Data records Block Start
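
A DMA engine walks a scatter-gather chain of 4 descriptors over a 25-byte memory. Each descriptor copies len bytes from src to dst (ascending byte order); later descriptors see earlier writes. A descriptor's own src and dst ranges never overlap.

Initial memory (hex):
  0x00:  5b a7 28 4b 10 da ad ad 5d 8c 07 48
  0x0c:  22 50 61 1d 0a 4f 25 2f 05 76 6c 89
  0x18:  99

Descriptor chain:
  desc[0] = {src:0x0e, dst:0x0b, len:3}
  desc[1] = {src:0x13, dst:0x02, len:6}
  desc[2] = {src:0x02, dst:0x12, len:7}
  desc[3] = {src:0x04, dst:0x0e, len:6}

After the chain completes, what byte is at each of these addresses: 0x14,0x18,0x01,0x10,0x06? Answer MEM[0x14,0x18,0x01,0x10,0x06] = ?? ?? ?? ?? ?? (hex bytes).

[0] 0x0e->0x0b len=3 : 61 1d 0a
[1] 0x13->0x02 len=6 : 2f 05 76 6c 89 99
[2] 0x02->0x12 len=7 : 2f 05 76 6c 89 99 5d
[3] 0x04->0x0e len=6 : 76 6c 89 99 5d 8c
query mem[0x14]=0x76, mem[0x18]=0x5d, mem[0x01]=0xa7, mem[0x10]=0x89, mem[0x06]=0x89

MEM[0x14,0x18,0x01,0x10,0x06] = 76 5d a7 89 89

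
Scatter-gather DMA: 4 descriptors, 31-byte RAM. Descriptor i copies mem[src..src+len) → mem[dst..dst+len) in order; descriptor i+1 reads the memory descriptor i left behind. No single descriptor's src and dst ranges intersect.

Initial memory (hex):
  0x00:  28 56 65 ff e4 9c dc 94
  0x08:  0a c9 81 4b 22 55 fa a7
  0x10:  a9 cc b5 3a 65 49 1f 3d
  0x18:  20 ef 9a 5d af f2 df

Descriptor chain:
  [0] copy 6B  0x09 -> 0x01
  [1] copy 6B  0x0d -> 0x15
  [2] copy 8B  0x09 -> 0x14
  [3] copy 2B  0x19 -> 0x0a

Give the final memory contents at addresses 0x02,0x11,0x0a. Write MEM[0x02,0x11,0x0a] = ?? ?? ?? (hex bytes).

  after D0: wrote 6B at 0x01 = c9814b2255fa
  after D1: wrote 6B at 0x15 = 55faa7a9ccb5
  after D2: wrote 8B at 0x14 = c9814b2255faa7a9
  after D3: wrote 2B at 0x0a = faa7
query mem[0x02]=0x81, mem[0x11]=0xcc, mem[0x0a]=0xfa

MEM[0x02,0x11,0x0a] = 81 cc fa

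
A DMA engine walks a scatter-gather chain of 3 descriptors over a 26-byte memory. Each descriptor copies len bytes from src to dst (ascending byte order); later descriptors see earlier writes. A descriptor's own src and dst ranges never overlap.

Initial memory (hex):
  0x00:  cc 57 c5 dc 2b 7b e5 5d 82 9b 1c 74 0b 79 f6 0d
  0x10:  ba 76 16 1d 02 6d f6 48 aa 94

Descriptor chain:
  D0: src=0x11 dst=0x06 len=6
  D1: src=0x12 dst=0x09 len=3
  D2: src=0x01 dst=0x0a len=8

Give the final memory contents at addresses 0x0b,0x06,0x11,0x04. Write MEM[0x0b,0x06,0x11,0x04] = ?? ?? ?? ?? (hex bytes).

MEM[0x0b,0x06,0x11,0x04] = c5 76 1d 2b

D0: mem[0x06..0x0b] <- [76 16 1d 02 6d f6]
D1: mem[0x09..0x0b] <- [16 1d 02]
D2: mem[0x0a..0x11] <- [57 c5 dc 2b 7b 76 16 1d]
query mem[0x0b]=0xc5, mem[0x06]=0x76, mem[0x11]=0x1d, mem[0x04]=0x2b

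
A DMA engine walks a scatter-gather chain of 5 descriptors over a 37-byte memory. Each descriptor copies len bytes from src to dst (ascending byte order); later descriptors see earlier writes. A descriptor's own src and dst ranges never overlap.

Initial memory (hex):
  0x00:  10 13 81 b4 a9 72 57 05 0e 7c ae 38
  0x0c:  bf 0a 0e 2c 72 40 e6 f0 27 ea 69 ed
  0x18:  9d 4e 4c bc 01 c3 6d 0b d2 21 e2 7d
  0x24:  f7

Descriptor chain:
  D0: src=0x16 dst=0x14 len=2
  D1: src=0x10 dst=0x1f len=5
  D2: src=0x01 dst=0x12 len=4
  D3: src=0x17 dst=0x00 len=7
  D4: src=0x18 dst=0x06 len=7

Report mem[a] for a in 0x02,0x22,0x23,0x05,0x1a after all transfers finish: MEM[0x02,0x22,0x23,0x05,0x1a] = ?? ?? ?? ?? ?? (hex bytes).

D0: mem[0x14..0x15] <- [69 ed]
D1: mem[0x1f..0x23] <- [72 40 e6 f0 69]
D2: mem[0x12..0x15] <- [13 81 b4 a9]
D3: mem[0x00..0x06] <- [ed 9d 4e 4c bc 01 c3]
D4: mem[0x06..0x0c] <- [9d 4e 4c bc 01 c3 6d]
query mem[0x02]=0x4e, mem[0x22]=0xf0, mem[0x23]=0x69, mem[0x05]=0x01, mem[0x1a]=0x4c

MEM[0x02,0x22,0x23,0x05,0x1a] = 4e f0 69 01 4c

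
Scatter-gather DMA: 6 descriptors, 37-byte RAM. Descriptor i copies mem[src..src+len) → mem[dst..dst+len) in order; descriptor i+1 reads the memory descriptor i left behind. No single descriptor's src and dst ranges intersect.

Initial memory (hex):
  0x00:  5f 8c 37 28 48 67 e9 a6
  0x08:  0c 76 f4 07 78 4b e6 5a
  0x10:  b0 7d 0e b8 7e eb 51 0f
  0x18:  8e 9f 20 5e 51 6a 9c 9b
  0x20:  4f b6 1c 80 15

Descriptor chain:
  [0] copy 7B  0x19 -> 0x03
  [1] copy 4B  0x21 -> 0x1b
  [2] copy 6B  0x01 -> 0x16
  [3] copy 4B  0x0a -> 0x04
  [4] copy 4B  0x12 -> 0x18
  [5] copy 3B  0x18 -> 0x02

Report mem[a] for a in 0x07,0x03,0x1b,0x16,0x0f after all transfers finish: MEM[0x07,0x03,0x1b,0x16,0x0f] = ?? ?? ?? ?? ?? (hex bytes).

  after D0: wrote 7B at 0x03 = 9f205e516a9c9b
  after D1: wrote 4B at 0x1b = b61c8015
  after D2: wrote 6B at 0x16 = 8c379f205e51
  after D3: wrote 4B at 0x04 = f407784b
  after D4: wrote 4B at 0x18 = 0eb87eeb
  after D5: wrote 3B at 0x02 = 0eb87e
query mem[0x07]=0x4b, mem[0x03]=0xb8, mem[0x1b]=0xeb, mem[0x16]=0x8c, mem[0x0f]=0x5a

MEM[0x07,0x03,0x1b,0x16,0x0f] = 4b b8 eb 8c 5a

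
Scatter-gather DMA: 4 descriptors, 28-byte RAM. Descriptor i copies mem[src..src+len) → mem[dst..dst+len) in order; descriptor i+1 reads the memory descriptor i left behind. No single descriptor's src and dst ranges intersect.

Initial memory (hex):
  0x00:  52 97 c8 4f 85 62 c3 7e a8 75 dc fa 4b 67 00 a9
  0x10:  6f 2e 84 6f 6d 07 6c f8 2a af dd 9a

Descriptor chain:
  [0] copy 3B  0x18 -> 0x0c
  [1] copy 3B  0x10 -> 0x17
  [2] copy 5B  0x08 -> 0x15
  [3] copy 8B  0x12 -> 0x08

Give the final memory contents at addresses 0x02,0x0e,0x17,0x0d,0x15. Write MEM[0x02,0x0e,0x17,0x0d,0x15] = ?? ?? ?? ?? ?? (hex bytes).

D0: mem[0x0c..0x0e] <- [2a af dd]
D1: mem[0x17..0x19] <- [6f 2e 84]
D2: mem[0x15..0x19] <- [a8 75 dc fa 2a]
D3: mem[0x08..0x0f] <- [84 6f 6d a8 75 dc fa 2a]
query mem[0x02]=0xc8, mem[0x0e]=0xfa, mem[0x17]=0xdc, mem[0x0d]=0xdc, mem[0x15]=0xa8

MEM[0x02,0x0e,0x17,0x0d,0x15] = c8 fa dc dc a8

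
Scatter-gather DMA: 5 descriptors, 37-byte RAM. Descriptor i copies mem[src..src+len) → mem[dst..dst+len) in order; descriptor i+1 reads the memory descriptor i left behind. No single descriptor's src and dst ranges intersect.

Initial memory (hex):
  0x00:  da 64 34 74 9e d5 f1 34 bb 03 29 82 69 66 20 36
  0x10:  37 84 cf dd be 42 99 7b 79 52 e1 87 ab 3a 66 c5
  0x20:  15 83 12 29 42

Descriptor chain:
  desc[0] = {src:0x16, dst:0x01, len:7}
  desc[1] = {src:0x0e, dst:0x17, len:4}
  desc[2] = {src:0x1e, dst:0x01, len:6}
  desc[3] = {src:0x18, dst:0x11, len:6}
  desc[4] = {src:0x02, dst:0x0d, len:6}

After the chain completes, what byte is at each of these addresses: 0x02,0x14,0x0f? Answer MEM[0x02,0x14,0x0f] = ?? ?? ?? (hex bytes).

[0] 0x16->0x01 len=7 : 99 7b 79 52 e1 87 ab
[1] 0x0e->0x17 len=4 : 20 36 37 84
[2] 0x1e->0x01 len=6 : 66 c5 15 83 12 29
[3] 0x18->0x11 len=6 : 36 37 84 87 ab 3a
[4] 0x02->0x0d len=6 : c5 15 83 12 29 ab
query mem[0x02]=0xc5, mem[0x14]=0x87, mem[0x0f]=0x83

MEM[0x02,0x14,0x0f] = c5 87 83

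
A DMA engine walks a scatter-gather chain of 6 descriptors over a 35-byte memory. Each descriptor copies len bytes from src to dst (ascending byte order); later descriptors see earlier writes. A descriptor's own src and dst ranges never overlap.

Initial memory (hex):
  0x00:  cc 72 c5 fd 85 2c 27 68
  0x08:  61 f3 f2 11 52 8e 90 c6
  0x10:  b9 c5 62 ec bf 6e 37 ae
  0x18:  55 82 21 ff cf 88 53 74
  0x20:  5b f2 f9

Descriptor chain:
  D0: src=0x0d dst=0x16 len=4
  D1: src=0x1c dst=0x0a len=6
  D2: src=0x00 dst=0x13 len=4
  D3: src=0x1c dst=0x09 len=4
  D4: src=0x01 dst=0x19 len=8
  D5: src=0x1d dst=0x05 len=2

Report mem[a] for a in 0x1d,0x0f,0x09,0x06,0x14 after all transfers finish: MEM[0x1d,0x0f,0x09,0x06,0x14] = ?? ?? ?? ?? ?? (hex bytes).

MEM[0x1d,0x0f,0x09,0x06,0x14] = 2c f2 cf 27 72

[0] 0x0d->0x16 len=4 : 8e 90 c6 b9
[1] 0x1c->0x0a len=6 : cf 88 53 74 5b f2
[2] 0x00->0x13 len=4 : cc 72 c5 fd
[3] 0x1c->0x09 len=4 : cf 88 53 74
[4] 0x01->0x19 len=8 : 72 c5 fd 85 2c 27 68 61
[5] 0x1d->0x05 len=2 : 2c 27
query mem[0x1d]=0x2c, mem[0x0f]=0xf2, mem[0x09]=0xcf, mem[0x06]=0x27, mem[0x14]=0x72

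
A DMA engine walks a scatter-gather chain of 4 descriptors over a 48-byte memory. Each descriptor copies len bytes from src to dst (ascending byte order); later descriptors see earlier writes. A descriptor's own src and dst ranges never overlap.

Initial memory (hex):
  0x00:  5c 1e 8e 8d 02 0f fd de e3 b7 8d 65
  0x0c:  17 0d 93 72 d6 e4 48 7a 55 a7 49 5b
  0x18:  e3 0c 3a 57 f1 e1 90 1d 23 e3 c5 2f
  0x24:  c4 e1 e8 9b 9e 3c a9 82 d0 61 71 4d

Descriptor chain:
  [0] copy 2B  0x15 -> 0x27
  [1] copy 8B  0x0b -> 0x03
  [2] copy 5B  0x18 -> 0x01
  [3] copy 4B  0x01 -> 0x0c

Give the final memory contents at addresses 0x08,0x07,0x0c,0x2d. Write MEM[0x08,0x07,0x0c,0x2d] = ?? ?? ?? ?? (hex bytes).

MEM[0x08,0x07,0x0c,0x2d] = d6 72 e3 61

[0] 0x15->0x27 len=2 : a7 49
[1] 0x0b->0x03 len=8 : 65 17 0d 93 72 d6 e4 48
[2] 0x18->0x01 len=5 : e3 0c 3a 57 f1
[3] 0x01->0x0c len=4 : e3 0c 3a 57
query mem[0x08]=0xd6, mem[0x07]=0x72, mem[0x0c]=0xe3, mem[0x2d]=0x61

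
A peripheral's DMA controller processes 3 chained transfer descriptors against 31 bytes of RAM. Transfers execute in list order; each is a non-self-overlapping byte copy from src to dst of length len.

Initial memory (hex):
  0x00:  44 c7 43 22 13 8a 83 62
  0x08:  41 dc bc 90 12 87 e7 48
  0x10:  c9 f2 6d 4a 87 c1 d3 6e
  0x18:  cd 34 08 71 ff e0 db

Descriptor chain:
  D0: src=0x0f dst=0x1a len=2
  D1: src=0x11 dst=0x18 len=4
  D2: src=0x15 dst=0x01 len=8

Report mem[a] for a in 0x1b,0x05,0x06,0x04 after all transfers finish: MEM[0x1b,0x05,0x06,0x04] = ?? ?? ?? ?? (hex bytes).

MEM[0x1b,0x05,0x06,0x04] = 87 6d 4a f2

  after D0: wrote 2B at 0x1a = 48c9
  after D1: wrote 4B at 0x18 = f26d4a87
  after D2: wrote 8B at 0x01 = c1d36ef26d4a87ff
query mem[0x1b]=0x87, mem[0x05]=0x6d, mem[0x06]=0x4a, mem[0x04]=0xf2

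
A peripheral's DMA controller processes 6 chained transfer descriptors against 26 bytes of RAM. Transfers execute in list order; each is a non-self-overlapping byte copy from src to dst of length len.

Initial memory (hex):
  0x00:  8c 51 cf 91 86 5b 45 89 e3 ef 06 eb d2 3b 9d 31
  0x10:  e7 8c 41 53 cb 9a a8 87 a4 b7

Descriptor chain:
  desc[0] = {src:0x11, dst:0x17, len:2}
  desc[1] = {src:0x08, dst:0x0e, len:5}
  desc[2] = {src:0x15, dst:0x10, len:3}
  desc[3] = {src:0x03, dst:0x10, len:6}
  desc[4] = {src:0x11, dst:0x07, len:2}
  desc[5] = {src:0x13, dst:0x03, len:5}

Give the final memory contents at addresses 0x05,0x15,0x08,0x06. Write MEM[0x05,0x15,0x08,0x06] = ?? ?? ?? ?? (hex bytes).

MEM[0x05,0x15,0x08,0x06] = e3 e3 5b a8

  after D0: wrote 2B at 0x17 = 8c41
  after D1: wrote 5B at 0x0e = e3ef06ebd2
  after D2: wrote 3B at 0x10 = 9aa88c
  after D3: wrote 6B at 0x10 = 91865b4589e3
  after D4: wrote 2B at 0x07 = 865b
  after D5: wrote 5B at 0x03 = 4589e3a88c
query mem[0x05]=0xe3, mem[0x15]=0xe3, mem[0x08]=0x5b, mem[0x06]=0xa8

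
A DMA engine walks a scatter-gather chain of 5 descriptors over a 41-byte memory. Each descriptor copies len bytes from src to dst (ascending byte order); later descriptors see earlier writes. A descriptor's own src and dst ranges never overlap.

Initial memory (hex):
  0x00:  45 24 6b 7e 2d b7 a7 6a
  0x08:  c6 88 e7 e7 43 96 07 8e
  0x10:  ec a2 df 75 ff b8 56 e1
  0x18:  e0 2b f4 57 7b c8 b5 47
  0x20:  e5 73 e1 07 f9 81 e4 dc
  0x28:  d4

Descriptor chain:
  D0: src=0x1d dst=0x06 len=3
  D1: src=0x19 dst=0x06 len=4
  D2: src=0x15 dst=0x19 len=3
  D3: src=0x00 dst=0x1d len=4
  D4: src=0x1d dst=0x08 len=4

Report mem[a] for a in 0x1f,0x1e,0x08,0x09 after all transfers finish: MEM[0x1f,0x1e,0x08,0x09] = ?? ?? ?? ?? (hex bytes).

[0] 0x1d->0x06 len=3 : c8 b5 47
[1] 0x19->0x06 len=4 : 2b f4 57 7b
[2] 0x15->0x19 len=3 : b8 56 e1
[3] 0x00->0x1d len=4 : 45 24 6b 7e
[4] 0x1d->0x08 len=4 : 45 24 6b 7e
query mem[0x1f]=0x6b, mem[0x1e]=0x24, mem[0x08]=0x45, mem[0x09]=0x24

MEM[0x1f,0x1e,0x08,0x09] = 6b 24 45 24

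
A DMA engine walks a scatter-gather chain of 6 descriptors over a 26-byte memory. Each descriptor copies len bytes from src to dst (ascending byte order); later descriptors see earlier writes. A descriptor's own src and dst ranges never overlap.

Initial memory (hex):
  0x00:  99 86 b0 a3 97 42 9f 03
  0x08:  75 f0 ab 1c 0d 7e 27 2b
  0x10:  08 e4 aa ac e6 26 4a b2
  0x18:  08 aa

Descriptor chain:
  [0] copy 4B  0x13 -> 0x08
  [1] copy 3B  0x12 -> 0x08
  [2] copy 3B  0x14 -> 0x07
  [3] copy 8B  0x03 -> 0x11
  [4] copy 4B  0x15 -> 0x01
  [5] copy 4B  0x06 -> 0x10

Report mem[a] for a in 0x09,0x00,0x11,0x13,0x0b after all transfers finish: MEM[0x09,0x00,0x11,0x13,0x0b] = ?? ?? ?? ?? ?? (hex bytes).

[0] 0x13->0x08 len=4 : ac e6 26 4a
[1] 0x12->0x08 len=3 : aa ac e6
[2] 0x14->0x07 len=3 : e6 26 4a
[3] 0x03->0x11 len=8 : a3 97 42 9f e6 26 4a e6
[4] 0x15->0x01 len=4 : e6 26 4a e6
[5] 0x06->0x10 len=4 : 9f e6 26 4a
query mem[0x09]=0x4a, mem[0x00]=0x99, mem[0x11]=0xe6, mem[0x13]=0x4a, mem[0x0b]=0x4a

MEM[0x09,0x00,0x11,0x13,0x0b] = 4a 99 e6 4a 4a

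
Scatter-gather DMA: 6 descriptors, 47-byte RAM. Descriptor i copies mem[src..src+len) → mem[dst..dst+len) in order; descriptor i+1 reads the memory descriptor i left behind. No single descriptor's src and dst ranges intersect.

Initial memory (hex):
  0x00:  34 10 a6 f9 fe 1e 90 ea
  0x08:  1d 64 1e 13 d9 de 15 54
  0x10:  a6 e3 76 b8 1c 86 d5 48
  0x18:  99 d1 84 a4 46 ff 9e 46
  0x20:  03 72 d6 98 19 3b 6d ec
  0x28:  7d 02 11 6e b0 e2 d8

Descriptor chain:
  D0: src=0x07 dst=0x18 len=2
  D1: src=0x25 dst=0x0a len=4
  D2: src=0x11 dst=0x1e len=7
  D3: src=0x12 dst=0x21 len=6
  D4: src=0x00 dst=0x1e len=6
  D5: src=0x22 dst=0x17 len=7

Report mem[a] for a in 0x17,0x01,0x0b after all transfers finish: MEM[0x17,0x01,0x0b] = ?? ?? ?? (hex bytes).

  after D0: wrote 2B at 0x18 = ea1d
  after D1: wrote 4B at 0x0a = 3b6dec7d
  after D2: wrote 7B at 0x1e = e376b81c86d548
  after D3: wrote 6B at 0x21 = 76b81c86d548
  after D4: wrote 6B at 0x1e = 3410a6f9fe1e
  after D5: wrote 7B at 0x17 = fe1e86d548ec7d
query mem[0x17]=0xfe, mem[0x01]=0x10, mem[0x0b]=0x6d

MEM[0x17,0x01,0x0b] = fe 10 6d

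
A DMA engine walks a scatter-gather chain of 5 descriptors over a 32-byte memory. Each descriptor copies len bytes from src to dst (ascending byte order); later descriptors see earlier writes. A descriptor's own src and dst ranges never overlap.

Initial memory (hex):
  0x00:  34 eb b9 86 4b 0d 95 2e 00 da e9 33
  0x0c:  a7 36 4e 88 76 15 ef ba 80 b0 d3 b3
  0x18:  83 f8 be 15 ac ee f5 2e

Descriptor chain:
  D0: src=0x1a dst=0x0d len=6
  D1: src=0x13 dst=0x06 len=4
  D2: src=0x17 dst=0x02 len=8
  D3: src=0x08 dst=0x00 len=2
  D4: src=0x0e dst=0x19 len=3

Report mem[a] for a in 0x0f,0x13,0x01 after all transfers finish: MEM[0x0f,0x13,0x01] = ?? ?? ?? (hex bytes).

MEM[0x0f,0x13,0x01] = ac ba f5

[0] 0x1a->0x0d len=6 : be 15 ac ee f5 2e
[1] 0x13->0x06 len=4 : ba 80 b0 d3
[2] 0x17->0x02 len=8 : b3 83 f8 be 15 ac ee f5
[3] 0x08->0x00 len=2 : ee f5
[4] 0x0e->0x19 len=3 : 15 ac ee
query mem[0x0f]=0xac, mem[0x13]=0xba, mem[0x01]=0xf5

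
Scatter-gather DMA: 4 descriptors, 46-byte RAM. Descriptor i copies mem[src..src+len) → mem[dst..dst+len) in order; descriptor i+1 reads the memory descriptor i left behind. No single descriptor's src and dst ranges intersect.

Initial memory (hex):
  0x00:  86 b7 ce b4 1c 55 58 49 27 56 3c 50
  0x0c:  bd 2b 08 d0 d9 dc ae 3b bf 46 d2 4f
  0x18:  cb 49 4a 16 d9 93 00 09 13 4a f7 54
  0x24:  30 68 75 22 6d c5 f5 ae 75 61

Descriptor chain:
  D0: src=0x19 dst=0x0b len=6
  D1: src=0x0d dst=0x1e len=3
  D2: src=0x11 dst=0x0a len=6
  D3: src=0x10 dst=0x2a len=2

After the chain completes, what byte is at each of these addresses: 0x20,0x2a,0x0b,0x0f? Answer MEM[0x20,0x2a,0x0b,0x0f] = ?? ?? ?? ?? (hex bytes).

MEM[0x20,0x2a,0x0b,0x0f] = 93 00 ae d2

[0] 0x19->0x0b len=6 : 49 4a 16 d9 93 00
[1] 0x0d->0x1e len=3 : 16 d9 93
[2] 0x11->0x0a len=6 : dc ae 3b bf 46 d2
[3] 0x10->0x2a len=2 : 00 dc
query mem[0x20]=0x93, mem[0x2a]=0x00, mem[0x0b]=0xae, mem[0x0f]=0xd2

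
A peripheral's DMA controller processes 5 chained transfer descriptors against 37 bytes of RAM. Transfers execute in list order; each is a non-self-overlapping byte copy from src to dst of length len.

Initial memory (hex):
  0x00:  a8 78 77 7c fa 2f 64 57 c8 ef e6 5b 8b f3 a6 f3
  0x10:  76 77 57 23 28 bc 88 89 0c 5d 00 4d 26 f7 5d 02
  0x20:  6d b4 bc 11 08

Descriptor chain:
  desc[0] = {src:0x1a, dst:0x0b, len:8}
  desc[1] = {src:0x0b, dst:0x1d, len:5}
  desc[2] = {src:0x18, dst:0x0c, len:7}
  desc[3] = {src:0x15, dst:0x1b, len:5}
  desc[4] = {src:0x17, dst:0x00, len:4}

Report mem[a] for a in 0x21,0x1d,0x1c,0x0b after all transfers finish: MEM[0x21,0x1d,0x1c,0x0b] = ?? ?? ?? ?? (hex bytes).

MEM[0x21,0x1d,0x1c,0x0b] = 5d 89 88 00

D0: mem[0x0b..0x12] <- [00 4d 26 f7 5d 02 6d b4]
D1: mem[0x1d..0x21] <- [00 4d 26 f7 5d]
D2: mem[0x0c..0x12] <- [0c 5d 00 4d 26 00 4d]
D3: mem[0x1b..0x1f] <- [bc 88 89 0c 5d]
D4: mem[0x00..0x03] <- [89 0c 5d 00]
query mem[0x21]=0x5d, mem[0x1d]=0x89, mem[0x1c]=0x88, mem[0x0b]=0x00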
Data records Block End
__Exercise__. Only the lines above starting at the one containing "f5 ae 75 61" and ending at the one containing "D3: src=0x10 dst=0x2a len=2", both included, are to be returned, exactly as they read.

__Task output__.
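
  0x24:  30 68 75 22 6d c5 f5 ae 75 61

Descriptor chain:
  D0: src=0x19 dst=0x0b len=6
  D1: src=0x0d dst=0x1e len=3
  D2: src=0x11 dst=0x0a len=6
  D3: src=0x10 dst=0x2a len=2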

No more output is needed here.